_WORK TASK_:
Set down exactly the lines from the one containing "Compute the tip" through the last line of the records below, both included, and nothing else.

DATA LISTING below:

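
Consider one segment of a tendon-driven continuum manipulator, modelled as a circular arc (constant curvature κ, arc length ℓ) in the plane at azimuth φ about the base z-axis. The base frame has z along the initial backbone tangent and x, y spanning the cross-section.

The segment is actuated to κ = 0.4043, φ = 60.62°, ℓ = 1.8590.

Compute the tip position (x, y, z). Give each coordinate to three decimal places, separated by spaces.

0.327 0.581 1.689

θ = κ·ℓ = 0.4043 × 1.8590 = 0.75159 rad
ρ = (1 − cos θ)/κ = (1 − 0.73060)/0.4043 = 0.66633
z = sin θ / κ = 0.68280/0.4043 = 1.68885
x = ρ cos φ = 0.66633 × cos(60.62°) = 0.32690
y = ρ sin φ = 0.66633 × sin(60.62°) = 0.58063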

End of DATA LISTING.

_RESULT BELOW_:
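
Compute the tip position (x, y, z). Give each coordinate to three decimal places, separated by spaces.

0.327 0.581 1.689

θ = κ·ℓ = 0.4043 × 1.8590 = 0.75159 rad
ρ = (1 − cos θ)/κ = (1 − 0.73060)/0.4043 = 0.66633
z = sin θ / κ = 0.68280/0.4043 = 1.68885
x = ρ cos φ = 0.66633 × cos(60.62°) = 0.32690
y = ρ sin φ = 0.66633 × sin(60.62°) = 0.58063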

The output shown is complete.